PROVIDED MATERIAL =>
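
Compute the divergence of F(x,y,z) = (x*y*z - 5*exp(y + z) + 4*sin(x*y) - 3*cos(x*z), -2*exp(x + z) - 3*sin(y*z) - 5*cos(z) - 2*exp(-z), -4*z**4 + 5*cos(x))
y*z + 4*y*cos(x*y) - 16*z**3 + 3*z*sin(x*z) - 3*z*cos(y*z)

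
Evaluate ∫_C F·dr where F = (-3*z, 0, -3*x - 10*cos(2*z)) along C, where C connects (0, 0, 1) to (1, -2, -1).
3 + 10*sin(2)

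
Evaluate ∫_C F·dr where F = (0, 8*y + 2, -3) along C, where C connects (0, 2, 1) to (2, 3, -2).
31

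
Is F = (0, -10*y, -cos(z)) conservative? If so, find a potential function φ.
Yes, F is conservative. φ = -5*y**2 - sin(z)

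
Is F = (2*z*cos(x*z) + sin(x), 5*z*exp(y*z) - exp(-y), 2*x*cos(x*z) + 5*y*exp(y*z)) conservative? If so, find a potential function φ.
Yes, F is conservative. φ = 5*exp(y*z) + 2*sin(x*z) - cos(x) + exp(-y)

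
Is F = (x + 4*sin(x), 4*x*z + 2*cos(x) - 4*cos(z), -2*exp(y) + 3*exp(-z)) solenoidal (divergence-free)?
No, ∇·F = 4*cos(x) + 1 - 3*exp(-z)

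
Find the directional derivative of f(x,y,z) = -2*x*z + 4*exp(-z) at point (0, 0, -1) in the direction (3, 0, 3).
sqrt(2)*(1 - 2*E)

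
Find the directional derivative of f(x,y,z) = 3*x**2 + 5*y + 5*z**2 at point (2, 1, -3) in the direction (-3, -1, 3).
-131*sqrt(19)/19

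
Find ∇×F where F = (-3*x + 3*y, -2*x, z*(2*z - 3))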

---

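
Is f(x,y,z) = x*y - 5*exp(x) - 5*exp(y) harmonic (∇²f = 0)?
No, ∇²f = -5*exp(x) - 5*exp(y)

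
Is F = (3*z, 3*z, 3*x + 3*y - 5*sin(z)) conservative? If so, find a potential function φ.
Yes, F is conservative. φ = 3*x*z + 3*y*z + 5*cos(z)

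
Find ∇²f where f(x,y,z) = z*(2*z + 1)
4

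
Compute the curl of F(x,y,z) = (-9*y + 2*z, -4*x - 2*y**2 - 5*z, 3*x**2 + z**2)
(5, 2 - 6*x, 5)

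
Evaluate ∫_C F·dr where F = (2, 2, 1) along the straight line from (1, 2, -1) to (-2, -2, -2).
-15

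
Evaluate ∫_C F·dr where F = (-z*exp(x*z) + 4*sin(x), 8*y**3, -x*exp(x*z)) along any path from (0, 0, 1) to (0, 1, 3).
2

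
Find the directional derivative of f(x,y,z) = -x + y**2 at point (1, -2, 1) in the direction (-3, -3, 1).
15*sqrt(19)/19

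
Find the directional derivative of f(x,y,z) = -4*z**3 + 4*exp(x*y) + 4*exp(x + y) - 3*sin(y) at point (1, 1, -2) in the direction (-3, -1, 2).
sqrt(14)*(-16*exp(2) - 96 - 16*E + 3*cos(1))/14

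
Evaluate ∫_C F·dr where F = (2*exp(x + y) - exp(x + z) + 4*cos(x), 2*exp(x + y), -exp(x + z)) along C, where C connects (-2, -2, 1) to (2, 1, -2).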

* * *

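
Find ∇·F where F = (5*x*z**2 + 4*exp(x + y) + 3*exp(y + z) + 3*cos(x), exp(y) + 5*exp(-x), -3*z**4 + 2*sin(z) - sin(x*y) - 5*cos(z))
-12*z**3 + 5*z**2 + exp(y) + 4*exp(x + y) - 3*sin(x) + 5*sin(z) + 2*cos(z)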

WORK TO BE COMPLETED => Reproduce only the lines above, starting at the line with "Find the directional derivative of f(x,y,z) = 3*x**2" and ending at the line with "Find ∇×F where", exactly as written.

ANSWER TO THIS EXERCISE =>
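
Find the directional derivative of f(x,y,z) = 3*x**2 + 5*y + 5*z**2 at point (2, 1, -3) in the direction (-3, -1, 3).
-131*sqrt(19)/19

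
Find ∇×F where F = (-3*x + 3*y, -2*x, z*(2*z - 3))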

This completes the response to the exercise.